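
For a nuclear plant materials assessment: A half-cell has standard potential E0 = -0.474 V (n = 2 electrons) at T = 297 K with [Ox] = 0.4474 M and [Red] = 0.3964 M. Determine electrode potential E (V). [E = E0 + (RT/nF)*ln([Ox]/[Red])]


Apply the Nernst equation: E = E0 + (RT/nF)*ln([Ox]/[Red])
Step 1: RT/nF = 8.314*297/(2*96485) = 0.01279607 V
Step 2: [Ox]/[Red] = 0.4474/0.3964 = 1.128658
Step 3: ln(1.128658) = 0.121029
Step 4: correction = 0.01279607 * 0.121029 = 0.0015 V
E = -0.474 + 0.0015 = -0.4725 V

-0.4725 V


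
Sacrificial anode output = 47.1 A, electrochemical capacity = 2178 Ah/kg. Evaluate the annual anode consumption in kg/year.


Annual consumption = current * hours per year / capacity
Rate = 47.1 * 8760 / 2178 = 189.4 kg/year

189.4 kg/year


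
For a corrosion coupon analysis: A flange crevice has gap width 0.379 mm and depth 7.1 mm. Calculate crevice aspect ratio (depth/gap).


Aspect ratio = depth / gap
Ratio = 7.1 / 0.379 = 18.7

18.7


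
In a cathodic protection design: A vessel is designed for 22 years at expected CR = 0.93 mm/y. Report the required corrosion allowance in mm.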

[WHAT THE TASK ASKS] Restate each record exactly as written.

[TASK OUTPUT]
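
For a nuclear plant materials assessment: A half-cell has standard potential E0 = -0.474 V (n = 2 electrons) at T = 297 K with [Ox] = 0.4474 M and [Red] = 0.3964 M. Determine electrode potential E (V). [E = E0 + (RT/nF)*ln([Ox]/[Red])]


Apply the Nernst equation: E = E0 + (RT/nF)*ln([Ox]/[Red])
Step 1: RT/nF = 8.314*297/(2*96485) = 0.01279607 V
Step 2: [Ox]/[Red] = 0.4474/0.3964 = 1.128658
Step 3: ln(1.128658) = 0.121029
Step 4: correction = 0.01279607 * 0.121029 = 0.0015 V
E = -0.474 + 0.0015 = -0.4725 V

-0.4725 V


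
Sacrificial anode output = 47.1 A, electrochemical capacity = 2178 Ah/kg. Evaluate the annual anode consumption in kg/year.


Annual consumption = current * hours per year / capacity
Rate = 47.1 * 8760 / 2178 = 189.4 kg/year

189.4 kg/year


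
For a corrosion coupon analysis: A flange crevice has gap width 0.379 mm and depth 7.1 mm. Calculate crevice aspect ratio (depth/gap).


Aspect ratio = depth / gap
Ratio = 7.1 / 0.379 = 18.7

18.7


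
In a cathodic protection design: A vessel is designed for 22 years at expected CR = 0.93 mm/y. Report the required corrosion allowance in mm.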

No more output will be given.